** Opening DATA SECTION block **
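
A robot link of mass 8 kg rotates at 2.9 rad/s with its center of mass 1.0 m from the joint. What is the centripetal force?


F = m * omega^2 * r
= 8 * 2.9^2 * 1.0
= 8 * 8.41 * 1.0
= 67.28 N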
** Closing DATA SECTION block **
Restate the records exactly. Leave nothing out.

RESULT FOR THIS TASK
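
A robot link of mass 8 kg rotates at 2.9 rad/s with its center of mass 1.0 m from the joint. What is the centripetal force?


F = m * omega^2 * r
= 8 * 2.9^2 * 1.0
= 8 * 8.41 * 1.0
= 67.28 N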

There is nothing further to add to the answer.